---- Listed entries
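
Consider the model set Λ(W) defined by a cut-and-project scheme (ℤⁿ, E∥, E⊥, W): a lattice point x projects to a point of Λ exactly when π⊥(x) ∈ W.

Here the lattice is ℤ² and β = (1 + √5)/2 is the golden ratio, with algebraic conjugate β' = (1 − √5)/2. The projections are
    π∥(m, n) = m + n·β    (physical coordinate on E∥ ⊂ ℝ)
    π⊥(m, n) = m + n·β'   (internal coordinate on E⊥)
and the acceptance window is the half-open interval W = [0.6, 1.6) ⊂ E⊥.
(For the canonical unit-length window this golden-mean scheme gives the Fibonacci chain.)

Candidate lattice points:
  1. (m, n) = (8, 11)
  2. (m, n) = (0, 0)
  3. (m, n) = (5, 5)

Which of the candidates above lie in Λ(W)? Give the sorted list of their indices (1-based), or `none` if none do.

1

β' = (1−√5)/2 ≈ -0.6180.
#1 (8,11): internal coord 8 + (11)·β' = +1.2016; +1.2016 ∈ [0.6, 1.6) → IN Λ
#2 (0,0): internal coord 0 + (0)·β' = +0.0000; +0.0000 ∉ [0.6, 1.6) → out
#3 (5,5): internal coord 5 + (5)·β' = +1.9098; +1.9098 ∉ [0.6, 1.6) → out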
--------
### Requirement
Every line from the first entry to the line containing "3. (m, n) = (5, 5)" should be transcribed exactly, and nothing beyond it.

### Your solution
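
Consider the model set Λ(W) defined by a cut-and-project scheme (ℤⁿ, E∥, E⊥, W): a lattice point x projects to a point of Λ exactly when π⊥(x) ∈ W.

Here the lattice is ℤ² and β = (1 + √5)/2 is the golden ratio, with algebraic conjugate β' = (1 − √5)/2. The projections are
    π∥(m, n) = m + n·β    (physical coordinate on E∥ ⊂ ℝ)
    π⊥(m, n) = m + n·β'   (internal coordinate on E⊥)
and the acceptance window is the half-open interval W = [0.6, 1.6) ⊂ E⊥.
(For the canonical unit-length window this golden-mean scheme gives the Fibonacci chain.)

Candidate lattice points:
  1. (m, n) = (8, 11)
  2. (m, n) = (0, 0)
  3. (m, n) = (5, 5)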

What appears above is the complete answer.